- **What to work on**: All of the data is to be set down again without any alteration.

(Excerpts from a dataset)
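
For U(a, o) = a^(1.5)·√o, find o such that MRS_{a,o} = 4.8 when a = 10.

o = 16

MU_a = 1.5·√a·√o and MU_o = 0.5·a^(1.5)·o^(-0.5).
MRS = MU_a/MU_o = (3)·o/a.
Substitute a = 10: MRS = o/(10/3). Setting o/(10/3) = 4.8 gives o = 4.8·(10/3) = 16.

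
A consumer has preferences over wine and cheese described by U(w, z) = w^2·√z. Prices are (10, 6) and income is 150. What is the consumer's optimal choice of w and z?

w* = 12, z* = 5

MU_w = 2·w·√z and MU_z = 0.5·w^2·z^(-0.5).
MRS = MU_w/MU_z = (4)·z/w.
Tangency: set MRS = p_w/p_z = 10/6 = 5/3.
So (4)·z/w = 5/3, i.e. z = (5/12)·w.
Substitute into the budget 10·w + 6·z = 150: 12.5·w = 150, so w* = 12.
Then z* = (5/12)·12 = 5.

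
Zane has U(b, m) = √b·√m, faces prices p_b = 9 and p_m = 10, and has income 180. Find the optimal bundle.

MU_b = 0.5·b^(-0.5)·√m and MU_m = 0.5·√b·m^(-0.5).
MRS = MU_b/MU_m = m/b.
Tangency: set MRS = p_b/p_m = 9/10 = 0.9.
So m/b = 0.9, i.e. m = 0.9·b.
Substitute into the budget 9·b + 10·m = 180: 18·b = 180, so b* = 10.
Then m* = 0.9·10 = 9.

b* = 10, m* = 9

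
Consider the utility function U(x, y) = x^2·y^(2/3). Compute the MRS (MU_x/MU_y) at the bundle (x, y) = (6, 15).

MU_x = 2·x·y^(2/3) and MU_y = 2/3·x^2·y^(-1/3).
MRS = MU_x/MU_y = (3)·y/x.
At (6, 15): MRS = 7.5.
So at (6, 15) the consumer would give up 7.5 units of y for one more unit of x.

MRS = 7.5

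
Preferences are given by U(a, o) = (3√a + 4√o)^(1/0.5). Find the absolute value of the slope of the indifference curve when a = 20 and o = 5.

For CES with ρ = 0.5, MRS = (3/4)·√(o/a).
At (20, 5): MRS = 0.375.
That is, one extra unit of a is worth 0.375 units of o at the margin.

MRS = 0.375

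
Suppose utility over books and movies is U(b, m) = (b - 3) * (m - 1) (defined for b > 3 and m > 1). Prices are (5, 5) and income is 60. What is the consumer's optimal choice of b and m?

MU_b = (m−1), MU_m = (b−3).
MRS = (m−1)/(b−3).
Tangency: set MRS = p_b/p_m = 5/5 = 1.
So (m − 1)/(b − 3) = 1, i.e. (m − 1) = (b − 3).
Rewrite the budget in excess-of-subsistence terms: 5·(b − 3) + 5·(m − 1) = 60 − 5·3 − 5·1 = 40.
Substituting, 10·(b − 3) = 40, so b − 3 = 4 and b* = 7.
Then m − 1 = 4, so m* = 5.

b* = 7, m* = 5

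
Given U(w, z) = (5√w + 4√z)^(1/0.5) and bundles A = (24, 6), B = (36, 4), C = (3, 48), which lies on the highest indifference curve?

Evaluate utility at each bundle:
U(A) = 1176.000.
U(B) = 1444.000.
U(C) = 1323.000.
Highest utility is B, so B ≻ C ≻ A.

Bundle B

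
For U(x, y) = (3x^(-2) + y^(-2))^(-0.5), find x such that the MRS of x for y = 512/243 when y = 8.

For CES with ρ = -2, MRS = (3/1)·(y/x)^3.
Setting (3/1)·(8/x)^3 = 512/243 gives (8/x)^3 = 512/729, so 8/x = 8/9 and x = 9.

x = 9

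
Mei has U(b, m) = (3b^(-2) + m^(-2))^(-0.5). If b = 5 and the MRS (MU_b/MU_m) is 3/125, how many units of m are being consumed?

For CES with ρ = -2, MRS = (3/1)·(m/b)^3.
Setting (3/1)·(m/5)^3 = 3/125 gives (m/5)^3 = 1/125, so m/5 = 0.2 and m = 1.

m = 1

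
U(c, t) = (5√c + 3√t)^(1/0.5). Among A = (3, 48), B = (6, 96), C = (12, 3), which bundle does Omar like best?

Evaluate utility at each bundle:
U(A) = 867.000.
U(B) = 1734.000.
U(C) = 507.000.
Highest utility is B, so B ≻ A ≻ C.

Bundle B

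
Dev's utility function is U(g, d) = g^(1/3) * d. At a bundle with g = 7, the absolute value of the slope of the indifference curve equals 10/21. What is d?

MU_g = 1/3·g^(-2/3)·d and MU_d = g^(1/3).
MRS = MU_g/MU_d = (1/3)·d/g.
Substitute g = 7: MRS = d/21. Setting d/21 = 10/21 gives d = (10/21)·21 = 10.

d = 10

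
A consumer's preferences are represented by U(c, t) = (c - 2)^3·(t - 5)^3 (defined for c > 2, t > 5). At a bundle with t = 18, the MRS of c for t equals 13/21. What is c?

c = 23

MU_c = 3·(c−2)^2·(t−5)^3, MU_t = 3·(c−2)^3·(t−5)^2.
MRS = (t−5)/(c−2).
Substitute t = 18: MRS = 13/(c − 2). Setting this equal to 13/21 gives c − 2 = 13/(13/21) = 21, so c = 23.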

- **Response below**:
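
For U(a, o) = a^(1.5)·√o, find o such that MRS_{a,o} = 4.8 when a = 10.

o = 16

MU_a = 1.5·√a·√o and MU_o = 0.5·a^(1.5)·o^(-0.5).
MRS = MU_a/MU_o = (3)·o/a.
Substitute a = 10: MRS = o/(10/3). Setting o/(10/3) = 4.8 gives o = 4.8·(10/3) = 16.

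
A consumer has preferences over wine and cheese described by U(w, z) = w^2·√z. Prices are (10, 6) and income is 150. What is the consumer's optimal choice of w and z?

w* = 12, z* = 5

MU_w = 2·w·√z and MU_z = 0.5·w^2·z^(-0.5).
MRS = MU_w/MU_z = (4)·z/w.
Tangency: set MRS = p_w/p_z = 10/6 = 5/3.
So (4)·z/w = 5/3, i.e. z = (5/12)·w.
Substitute into the budget 10·w + 6·z = 150: 12.5·w = 150, so w* = 12.
Then z* = (5/12)·12 = 5.

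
Zane has U(b, m) = √b·√m, faces prices p_b = 9 and p_m = 10, and has income 180. Find the optimal bundle.

MU_b = 0.5·b^(-0.5)·√m and MU_m = 0.5·√b·m^(-0.5).
MRS = MU_b/MU_m = m/b.
Tangency: set MRS = p_b/p_m = 9/10 = 0.9.
So m/b = 0.9, i.e. m = 0.9·b.
Substitute into the budget 9·b + 10·m = 180: 18·b = 180, so b* = 10.
Then m* = 0.9·10 = 9.

b* = 10, m* = 9

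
Consider the utility function U(x, y) = x^2·y^(2/3). Compute the MRS (MU_x/MU_y) at the bundle (x, y) = (6, 15).

MU_x = 2·x·y^(2/3) and MU_y = 2/3·x^2·y^(-1/3).
MRS = MU_x/MU_y = (3)·y/x.
At (6, 15): MRS = 7.5.
So at (6, 15) the consumer would give up 7.5 units of y for one more unit of x.

MRS = 7.5

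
Preferences are given by U(a, o) = (3√a + 4√o)^(1/0.5). Find the absolute value of the slope of the indifference curve when a = 20 and o = 5.

For CES with ρ = 0.5, MRS = (3/4)·√(o/a).
At (20, 5): MRS = 0.375.
That is, one extra unit of a is worth 0.375 units of o at the margin.

MRS = 0.375

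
Suppose utility over books and movies is U(b, m) = (b - 3) * (m - 1) (defined for b > 3 and m > 1). Prices are (5, 5) and income is 60. What is the consumer's optimal choice of b and m?

MU_b = (m−1), MU_m = (b−3).
MRS = (m−1)/(b−3).
Tangency: set MRS = p_b/p_m = 5/5 = 1.
So (m − 1)/(b − 3) = 1, i.e. (m − 1) = (b − 3).
Rewrite the budget in excess-of-subsistence terms: 5·(b − 3) + 5·(m − 1) = 60 − 5·3 − 5·1 = 40.
Substituting, 10·(b − 3) = 40, so b − 3 = 4 and b* = 7.
Then m − 1 = 4, so m* = 5.

b* = 7, m* = 5

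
Given U(w, z) = (5√w + 4√z)^(1/0.5) and bundles A = (24, 6), B = (36, 4), C = (3, 48), which lies on the highest indifference curve?

Evaluate utility at each bundle:
U(A) = 1176.000.
U(B) = 1444.000.
U(C) = 1323.000.
Highest utility is B, so B ≻ C ≻ A.

Bundle B

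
For U(x, y) = (3x^(-2) + y^(-2))^(-0.5), find x such that the MRS of x for y = 512/243 when y = 8.

For CES with ρ = -2, MRS = (3/1)·(y/x)^3.
Setting (3/1)·(8/x)^3 = 512/243 gives (8/x)^3 = 512/729, so 8/x = 8/9 and x = 9.

x = 9

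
Mei has U(b, m) = (3b^(-2) + m^(-2))^(-0.5). If b = 5 and the MRS (MU_b/MU_m) is 3/125, how many units of m are being consumed?

For CES with ρ = -2, MRS = (3/1)·(m/b)^3.
Setting (3/1)·(m/5)^3 = 3/125 gives (m/5)^3 = 1/125, so m/5 = 0.2 and m = 1.

m = 1

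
U(c, t) = (5√c + 3√t)^(1/0.5). Among A = (3, 48), B = (6, 96), C = (12, 3), which bundle does Omar like best?

Evaluate utility at each bundle:
U(A) = 867.000.
U(B) = 1734.000.
U(C) = 507.000.
Highest utility is B, so B ≻ A ≻ C.

Bundle B

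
Dev's utility function is U(g, d) = g^(1/3) * d. At a bundle with g = 7, the absolute value of the slope of the indifference curve equals 10/21. What is d?

MU_g = 1/3·g^(-2/3)·d and MU_d = g^(1/3).
MRS = MU_g/MU_d = (1/3)·d/g.
Substitute g = 7: MRS = d/21. Setting d/21 = 10/21 gives d = (10/21)·21 = 10.

d = 10

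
A consumer's preferences are represented by U(c, t) = (c - 2)^3·(t - 5)^3 (defined for c > 2, t > 5). At a bundle with t = 18, the MRS of c for t equals 13/21. What is c?

c = 23

MU_c = 3·(c−2)^2·(t−5)^3, MU_t = 3·(c−2)^3·(t−5)^2.
MRS = (t−5)/(c−2).
Substitute t = 18: MRS = 13/(c − 2). Setting this equal to 13/21 gives c − 2 = 13/(13/21) = 21, so c = 23.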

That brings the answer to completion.